EXERCISE OBJECTIVE → Show every line in the records below that contains the word "occasion".

=== Begin Enclosure ===

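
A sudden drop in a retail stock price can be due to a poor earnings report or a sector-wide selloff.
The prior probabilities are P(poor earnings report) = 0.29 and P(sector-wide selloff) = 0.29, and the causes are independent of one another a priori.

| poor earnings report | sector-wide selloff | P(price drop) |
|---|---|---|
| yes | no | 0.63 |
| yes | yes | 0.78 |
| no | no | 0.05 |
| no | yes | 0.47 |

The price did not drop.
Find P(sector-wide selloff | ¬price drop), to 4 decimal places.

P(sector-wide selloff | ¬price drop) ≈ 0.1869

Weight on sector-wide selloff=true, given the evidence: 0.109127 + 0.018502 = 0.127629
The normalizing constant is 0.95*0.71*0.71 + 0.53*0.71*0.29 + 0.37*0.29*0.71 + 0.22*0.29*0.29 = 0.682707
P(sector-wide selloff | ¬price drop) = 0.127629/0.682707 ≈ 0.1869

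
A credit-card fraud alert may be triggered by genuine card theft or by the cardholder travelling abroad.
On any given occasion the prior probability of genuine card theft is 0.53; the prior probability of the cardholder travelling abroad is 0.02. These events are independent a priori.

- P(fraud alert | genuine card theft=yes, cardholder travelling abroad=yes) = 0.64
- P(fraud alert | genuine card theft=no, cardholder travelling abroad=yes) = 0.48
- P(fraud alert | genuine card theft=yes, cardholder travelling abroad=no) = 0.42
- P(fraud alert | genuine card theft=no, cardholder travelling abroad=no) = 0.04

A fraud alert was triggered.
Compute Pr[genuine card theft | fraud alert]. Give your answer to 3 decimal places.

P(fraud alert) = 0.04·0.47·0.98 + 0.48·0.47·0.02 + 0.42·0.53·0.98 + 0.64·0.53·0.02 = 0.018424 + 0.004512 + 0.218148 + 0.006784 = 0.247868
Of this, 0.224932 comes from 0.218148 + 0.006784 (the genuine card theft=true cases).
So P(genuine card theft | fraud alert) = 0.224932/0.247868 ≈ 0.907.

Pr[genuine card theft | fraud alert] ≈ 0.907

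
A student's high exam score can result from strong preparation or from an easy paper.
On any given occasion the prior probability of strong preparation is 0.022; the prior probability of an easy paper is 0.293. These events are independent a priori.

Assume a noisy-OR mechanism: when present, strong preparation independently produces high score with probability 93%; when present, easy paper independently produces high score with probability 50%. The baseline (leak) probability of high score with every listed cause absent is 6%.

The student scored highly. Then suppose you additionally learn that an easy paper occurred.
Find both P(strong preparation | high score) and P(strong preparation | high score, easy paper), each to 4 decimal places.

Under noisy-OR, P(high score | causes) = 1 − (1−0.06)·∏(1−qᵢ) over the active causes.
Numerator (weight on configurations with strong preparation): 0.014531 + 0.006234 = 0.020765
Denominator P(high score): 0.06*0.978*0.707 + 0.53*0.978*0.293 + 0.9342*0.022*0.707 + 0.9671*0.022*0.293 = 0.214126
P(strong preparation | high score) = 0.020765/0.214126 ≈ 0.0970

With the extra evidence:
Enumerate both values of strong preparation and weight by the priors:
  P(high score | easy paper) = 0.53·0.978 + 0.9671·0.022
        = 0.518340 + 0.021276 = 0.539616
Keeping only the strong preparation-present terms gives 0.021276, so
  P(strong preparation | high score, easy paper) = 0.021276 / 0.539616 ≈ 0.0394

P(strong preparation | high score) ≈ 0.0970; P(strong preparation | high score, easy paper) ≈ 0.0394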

=== End Enclosure ===

TASK OUTPUT →
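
On any given occasion the prior probability of genuine card theft is 0.53; the prior probability of the cardholder travelling abroad is 0.02. These events are independent a priori.
On any given occasion the prior probability of strong preparation is 0.022; the prior probability of an easy paper is 0.293. These events are independent a priori.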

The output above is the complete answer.